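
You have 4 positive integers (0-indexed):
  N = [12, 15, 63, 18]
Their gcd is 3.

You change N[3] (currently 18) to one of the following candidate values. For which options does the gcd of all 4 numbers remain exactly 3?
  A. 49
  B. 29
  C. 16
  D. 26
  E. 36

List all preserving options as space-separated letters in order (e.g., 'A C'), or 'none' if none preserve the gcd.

Old gcd = 3; gcd of others (without N[3]) = 3
New gcd for candidate v: gcd(3, v). Preserves old gcd iff gcd(3, v) = 3.
  Option A: v=49, gcd(3,49)=1 -> changes
  Option B: v=29, gcd(3,29)=1 -> changes
  Option C: v=16, gcd(3,16)=1 -> changes
  Option D: v=26, gcd(3,26)=1 -> changes
  Option E: v=36, gcd(3,36)=3 -> preserves

Answer: E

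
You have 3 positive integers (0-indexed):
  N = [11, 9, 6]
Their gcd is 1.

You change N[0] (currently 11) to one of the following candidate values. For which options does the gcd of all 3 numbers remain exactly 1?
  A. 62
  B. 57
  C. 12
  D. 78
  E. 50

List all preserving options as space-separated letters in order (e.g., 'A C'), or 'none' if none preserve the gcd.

Answer: A E

Derivation:
Old gcd = 1; gcd of others (without N[0]) = 3
New gcd for candidate v: gcd(3, v). Preserves old gcd iff gcd(3, v) = 1.
  Option A: v=62, gcd(3,62)=1 -> preserves
  Option B: v=57, gcd(3,57)=3 -> changes
  Option C: v=12, gcd(3,12)=3 -> changes
  Option D: v=78, gcd(3,78)=3 -> changes
  Option E: v=50, gcd(3,50)=1 -> preserves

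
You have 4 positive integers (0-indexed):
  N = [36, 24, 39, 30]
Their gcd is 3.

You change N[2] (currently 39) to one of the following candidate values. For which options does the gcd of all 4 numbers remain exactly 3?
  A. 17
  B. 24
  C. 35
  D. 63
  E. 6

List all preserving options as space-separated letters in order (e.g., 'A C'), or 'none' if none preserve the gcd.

Old gcd = 3; gcd of others (without N[2]) = 6
New gcd for candidate v: gcd(6, v). Preserves old gcd iff gcd(6, v) = 3.
  Option A: v=17, gcd(6,17)=1 -> changes
  Option B: v=24, gcd(6,24)=6 -> changes
  Option C: v=35, gcd(6,35)=1 -> changes
  Option D: v=63, gcd(6,63)=3 -> preserves
  Option E: v=6, gcd(6,6)=6 -> changes

Answer: D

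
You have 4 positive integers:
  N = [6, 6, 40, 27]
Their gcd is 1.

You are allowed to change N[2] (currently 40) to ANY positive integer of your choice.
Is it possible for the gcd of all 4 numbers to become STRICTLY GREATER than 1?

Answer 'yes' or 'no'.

Answer: yes

Derivation:
Current gcd = 1
gcd of all OTHER numbers (without N[2]=40): gcd([6, 6, 27]) = 3
The new gcd after any change is gcd(3, new_value).
This can be at most 3.
Since 3 > old gcd 1, the gcd CAN increase (e.g., set N[2] = 3).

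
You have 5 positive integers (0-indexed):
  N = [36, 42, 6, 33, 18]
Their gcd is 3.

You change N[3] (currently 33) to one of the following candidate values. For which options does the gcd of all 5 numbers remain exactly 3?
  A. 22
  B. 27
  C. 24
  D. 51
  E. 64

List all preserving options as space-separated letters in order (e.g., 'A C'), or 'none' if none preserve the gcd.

Answer: B D

Derivation:
Old gcd = 3; gcd of others (without N[3]) = 6
New gcd for candidate v: gcd(6, v). Preserves old gcd iff gcd(6, v) = 3.
  Option A: v=22, gcd(6,22)=2 -> changes
  Option B: v=27, gcd(6,27)=3 -> preserves
  Option C: v=24, gcd(6,24)=6 -> changes
  Option D: v=51, gcd(6,51)=3 -> preserves
  Option E: v=64, gcd(6,64)=2 -> changes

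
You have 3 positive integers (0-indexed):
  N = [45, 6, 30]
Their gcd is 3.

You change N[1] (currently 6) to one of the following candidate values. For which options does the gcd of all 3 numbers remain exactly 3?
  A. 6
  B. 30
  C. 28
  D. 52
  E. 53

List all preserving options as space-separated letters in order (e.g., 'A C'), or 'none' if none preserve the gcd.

Old gcd = 3; gcd of others (without N[1]) = 15
New gcd for candidate v: gcd(15, v). Preserves old gcd iff gcd(15, v) = 3.
  Option A: v=6, gcd(15,6)=3 -> preserves
  Option B: v=30, gcd(15,30)=15 -> changes
  Option C: v=28, gcd(15,28)=1 -> changes
  Option D: v=52, gcd(15,52)=1 -> changes
  Option E: v=53, gcd(15,53)=1 -> changes

Answer: A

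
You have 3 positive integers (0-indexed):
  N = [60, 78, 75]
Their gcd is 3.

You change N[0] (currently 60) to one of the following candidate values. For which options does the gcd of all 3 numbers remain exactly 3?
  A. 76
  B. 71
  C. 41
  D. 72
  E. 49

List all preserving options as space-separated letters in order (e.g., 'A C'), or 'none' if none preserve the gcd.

Old gcd = 3; gcd of others (without N[0]) = 3
New gcd for candidate v: gcd(3, v). Preserves old gcd iff gcd(3, v) = 3.
  Option A: v=76, gcd(3,76)=1 -> changes
  Option B: v=71, gcd(3,71)=1 -> changes
  Option C: v=41, gcd(3,41)=1 -> changes
  Option D: v=72, gcd(3,72)=3 -> preserves
  Option E: v=49, gcd(3,49)=1 -> changes

Answer: D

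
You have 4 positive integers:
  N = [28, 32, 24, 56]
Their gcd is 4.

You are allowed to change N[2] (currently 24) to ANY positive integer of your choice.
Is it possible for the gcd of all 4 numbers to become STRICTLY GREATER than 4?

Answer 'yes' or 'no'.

Answer: no

Derivation:
Current gcd = 4
gcd of all OTHER numbers (without N[2]=24): gcd([28, 32, 56]) = 4
The new gcd after any change is gcd(4, new_value).
This can be at most 4.
Since 4 = old gcd 4, the gcd can only stay the same or decrease.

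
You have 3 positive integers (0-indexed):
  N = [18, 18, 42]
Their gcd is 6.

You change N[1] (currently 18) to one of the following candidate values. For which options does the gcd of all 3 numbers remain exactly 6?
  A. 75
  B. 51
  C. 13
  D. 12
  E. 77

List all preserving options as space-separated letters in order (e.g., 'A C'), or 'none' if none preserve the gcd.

Old gcd = 6; gcd of others (without N[1]) = 6
New gcd for candidate v: gcd(6, v). Preserves old gcd iff gcd(6, v) = 6.
  Option A: v=75, gcd(6,75)=3 -> changes
  Option B: v=51, gcd(6,51)=3 -> changes
  Option C: v=13, gcd(6,13)=1 -> changes
  Option D: v=12, gcd(6,12)=6 -> preserves
  Option E: v=77, gcd(6,77)=1 -> changes

Answer: D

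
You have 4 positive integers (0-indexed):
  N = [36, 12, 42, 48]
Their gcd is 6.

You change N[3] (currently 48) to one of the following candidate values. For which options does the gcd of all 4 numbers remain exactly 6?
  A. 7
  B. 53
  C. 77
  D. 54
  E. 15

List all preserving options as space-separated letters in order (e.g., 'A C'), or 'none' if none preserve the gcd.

Answer: D

Derivation:
Old gcd = 6; gcd of others (without N[3]) = 6
New gcd for candidate v: gcd(6, v). Preserves old gcd iff gcd(6, v) = 6.
  Option A: v=7, gcd(6,7)=1 -> changes
  Option B: v=53, gcd(6,53)=1 -> changes
  Option C: v=77, gcd(6,77)=1 -> changes
  Option D: v=54, gcd(6,54)=6 -> preserves
  Option E: v=15, gcd(6,15)=3 -> changes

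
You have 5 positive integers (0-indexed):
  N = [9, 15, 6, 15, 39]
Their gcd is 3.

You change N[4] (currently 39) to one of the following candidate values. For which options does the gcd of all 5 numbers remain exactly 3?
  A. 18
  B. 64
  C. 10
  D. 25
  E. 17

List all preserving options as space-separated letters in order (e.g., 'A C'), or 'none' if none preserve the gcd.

Old gcd = 3; gcd of others (without N[4]) = 3
New gcd for candidate v: gcd(3, v). Preserves old gcd iff gcd(3, v) = 3.
  Option A: v=18, gcd(3,18)=3 -> preserves
  Option B: v=64, gcd(3,64)=1 -> changes
  Option C: v=10, gcd(3,10)=1 -> changes
  Option D: v=25, gcd(3,25)=1 -> changes
  Option E: v=17, gcd(3,17)=1 -> changes

Answer: A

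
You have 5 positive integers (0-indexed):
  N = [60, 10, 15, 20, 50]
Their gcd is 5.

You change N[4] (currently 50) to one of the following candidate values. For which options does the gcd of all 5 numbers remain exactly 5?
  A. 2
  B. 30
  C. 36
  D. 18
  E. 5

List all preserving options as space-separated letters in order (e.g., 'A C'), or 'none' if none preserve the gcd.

Answer: B E

Derivation:
Old gcd = 5; gcd of others (without N[4]) = 5
New gcd for candidate v: gcd(5, v). Preserves old gcd iff gcd(5, v) = 5.
  Option A: v=2, gcd(5,2)=1 -> changes
  Option B: v=30, gcd(5,30)=5 -> preserves
  Option C: v=36, gcd(5,36)=1 -> changes
  Option D: v=18, gcd(5,18)=1 -> changes
  Option E: v=5, gcd(5,5)=5 -> preserves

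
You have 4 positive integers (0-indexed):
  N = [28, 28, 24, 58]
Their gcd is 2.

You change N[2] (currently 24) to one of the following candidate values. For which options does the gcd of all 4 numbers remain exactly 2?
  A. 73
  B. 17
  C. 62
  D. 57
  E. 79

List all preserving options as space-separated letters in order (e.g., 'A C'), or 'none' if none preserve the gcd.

Old gcd = 2; gcd of others (without N[2]) = 2
New gcd for candidate v: gcd(2, v). Preserves old gcd iff gcd(2, v) = 2.
  Option A: v=73, gcd(2,73)=1 -> changes
  Option B: v=17, gcd(2,17)=1 -> changes
  Option C: v=62, gcd(2,62)=2 -> preserves
  Option D: v=57, gcd(2,57)=1 -> changes
  Option E: v=79, gcd(2,79)=1 -> changes

Answer: C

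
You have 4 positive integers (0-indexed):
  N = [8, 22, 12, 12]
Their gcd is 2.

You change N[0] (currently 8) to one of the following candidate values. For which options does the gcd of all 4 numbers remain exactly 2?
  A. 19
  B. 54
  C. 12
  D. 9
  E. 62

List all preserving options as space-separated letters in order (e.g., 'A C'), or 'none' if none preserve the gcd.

Old gcd = 2; gcd of others (without N[0]) = 2
New gcd for candidate v: gcd(2, v). Preserves old gcd iff gcd(2, v) = 2.
  Option A: v=19, gcd(2,19)=1 -> changes
  Option B: v=54, gcd(2,54)=2 -> preserves
  Option C: v=12, gcd(2,12)=2 -> preserves
  Option D: v=9, gcd(2,9)=1 -> changes
  Option E: v=62, gcd(2,62)=2 -> preserves

Answer: B C E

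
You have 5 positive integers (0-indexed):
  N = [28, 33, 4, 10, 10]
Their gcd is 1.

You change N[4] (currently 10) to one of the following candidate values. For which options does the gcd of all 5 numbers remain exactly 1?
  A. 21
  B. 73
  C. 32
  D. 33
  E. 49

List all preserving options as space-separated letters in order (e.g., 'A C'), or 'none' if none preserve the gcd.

Answer: A B C D E

Derivation:
Old gcd = 1; gcd of others (without N[4]) = 1
New gcd for candidate v: gcd(1, v). Preserves old gcd iff gcd(1, v) = 1.
  Option A: v=21, gcd(1,21)=1 -> preserves
  Option B: v=73, gcd(1,73)=1 -> preserves
  Option C: v=32, gcd(1,32)=1 -> preserves
  Option D: v=33, gcd(1,33)=1 -> preserves
  Option E: v=49, gcd(1,49)=1 -> preserves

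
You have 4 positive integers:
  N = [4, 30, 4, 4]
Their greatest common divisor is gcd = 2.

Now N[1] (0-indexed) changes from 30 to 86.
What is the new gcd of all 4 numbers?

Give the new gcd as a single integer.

Answer: 2

Derivation:
Numbers: [4, 30, 4, 4], gcd = 2
Change: index 1, 30 -> 86
gcd of the OTHER numbers (without index 1): gcd([4, 4, 4]) = 4
New gcd = gcd(g_others, new_val) = gcd(4, 86) = 2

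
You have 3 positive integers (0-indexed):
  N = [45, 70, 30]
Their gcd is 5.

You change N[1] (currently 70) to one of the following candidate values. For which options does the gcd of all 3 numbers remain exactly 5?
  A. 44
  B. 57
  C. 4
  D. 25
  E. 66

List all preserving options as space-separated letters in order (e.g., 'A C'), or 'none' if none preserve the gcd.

Answer: D

Derivation:
Old gcd = 5; gcd of others (without N[1]) = 15
New gcd for candidate v: gcd(15, v). Preserves old gcd iff gcd(15, v) = 5.
  Option A: v=44, gcd(15,44)=1 -> changes
  Option B: v=57, gcd(15,57)=3 -> changes
  Option C: v=4, gcd(15,4)=1 -> changes
  Option D: v=25, gcd(15,25)=5 -> preserves
  Option E: v=66, gcd(15,66)=3 -> changes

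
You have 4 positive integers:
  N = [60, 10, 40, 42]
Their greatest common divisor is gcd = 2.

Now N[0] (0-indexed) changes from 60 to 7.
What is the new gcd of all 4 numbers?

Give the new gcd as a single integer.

Numbers: [60, 10, 40, 42], gcd = 2
Change: index 0, 60 -> 7
gcd of the OTHER numbers (without index 0): gcd([10, 40, 42]) = 2
New gcd = gcd(g_others, new_val) = gcd(2, 7) = 1

Answer: 1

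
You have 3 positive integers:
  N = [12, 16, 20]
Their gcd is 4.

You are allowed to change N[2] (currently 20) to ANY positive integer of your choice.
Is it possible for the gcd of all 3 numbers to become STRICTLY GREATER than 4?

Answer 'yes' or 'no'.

Current gcd = 4
gcd of all OTHER numbers (without N[2]=20): gcd([12, 16]) = 4
The new gcd after any change is gcd(4, new_value).
This can be at most 4.
Since 4 = old gcd 4, the gcd can only stay the same or decrease.

Answer: no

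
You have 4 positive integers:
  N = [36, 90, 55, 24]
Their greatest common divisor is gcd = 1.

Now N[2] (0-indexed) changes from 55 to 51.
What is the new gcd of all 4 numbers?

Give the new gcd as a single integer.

Answer: 3

Derivation:
Numbers: [36, 90, 55, 24], gcd = 1
Change: index 2, 55 -> 51
gcd of the OTHER numbers (without index 2): gcd([36, 90, 24]) = 6
New gcd = gcd(g_others, new_val) = gcd(6, 51) = 3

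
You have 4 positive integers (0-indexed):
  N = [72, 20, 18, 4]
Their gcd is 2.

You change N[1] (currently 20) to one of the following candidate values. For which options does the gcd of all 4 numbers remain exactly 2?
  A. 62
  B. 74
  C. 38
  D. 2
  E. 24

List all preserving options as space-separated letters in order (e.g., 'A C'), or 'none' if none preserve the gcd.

Old gcd = 2; gcd of others (without N[1]) = 2
New gcd for candidate v: gcd(2, v). Preserves old gcd iff gcd(2, v) = 2.
  Option A: v=62, gcd(2,62)=2 -> preserves
  Option B: v=74, gcd(2,74)=2 -> preserves
  Option C: v=38, gcd(2,38)=2 -> preserves
  Option D: v=2, gcd(2,2)=2 -> preserves
  Option E: v=24, gcd(2,24)=2 -> preserves

Answer: A B C D E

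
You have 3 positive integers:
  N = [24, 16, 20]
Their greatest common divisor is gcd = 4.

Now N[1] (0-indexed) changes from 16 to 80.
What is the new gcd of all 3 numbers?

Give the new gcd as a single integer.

Answer: 4

Derivation:
Numbers: [24, 16, 20], gcd = 4
Change: index 1, 16 -> 80
gcd of the OTHER numbers (without index 1): gcd([24, 20]) = 4
New gcd = gcd(g_others, new_val) = gcd(4, 80) = 4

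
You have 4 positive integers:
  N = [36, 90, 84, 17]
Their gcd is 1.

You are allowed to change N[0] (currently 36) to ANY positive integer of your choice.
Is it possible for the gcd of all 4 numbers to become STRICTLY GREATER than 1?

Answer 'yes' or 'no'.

Current gcd = 1
gcd of all OTHER numbers (without N[0]=36): gcd([90, 84, 17]) = 1
The new gcd after any change is gcd(1, new_value).
This can be at most 1.
Since 1 = old gcd 1, the gcd can only stay the same or decrease.

Answer: no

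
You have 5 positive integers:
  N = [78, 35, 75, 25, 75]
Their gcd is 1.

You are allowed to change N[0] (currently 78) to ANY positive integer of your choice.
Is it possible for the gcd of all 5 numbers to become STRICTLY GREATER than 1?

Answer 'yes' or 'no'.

Current gcd = 1
gcd of all OTHER numbers (without N[0]=78): gcd([35, 75, 25, 75]) = 5
The new gcd after any change is gcd(5, new_value).
This can be at most 5.
Since 5 > old gcd 1, the gcd CAN increase (e.g., set N[0] = 5).

Answer: yes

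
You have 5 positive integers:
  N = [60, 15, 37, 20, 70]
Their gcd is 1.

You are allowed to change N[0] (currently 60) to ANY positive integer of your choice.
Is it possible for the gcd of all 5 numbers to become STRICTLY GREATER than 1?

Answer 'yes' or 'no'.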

========================================

§ **What is being asked**: Pull every line containing "your" out of the records.

§ **The completed task**:
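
You are allowed to change N[2] (currently 40) to ANY positive integer of your choice.
You are allowed to change N[2] (currently 24) to ANY positive integer of your choice.
You are allowed to change N[2] (currently 20) to ANY positive integer of your choice.
You are allowed to change N[0] (currently 36) to ANY positive integer of your choice.
You are allowed to change N[0] (currently 78) to ANY positive integer of your choice.
You are allowed to change N[0] (currently 60) to ANY positive integer of your choice.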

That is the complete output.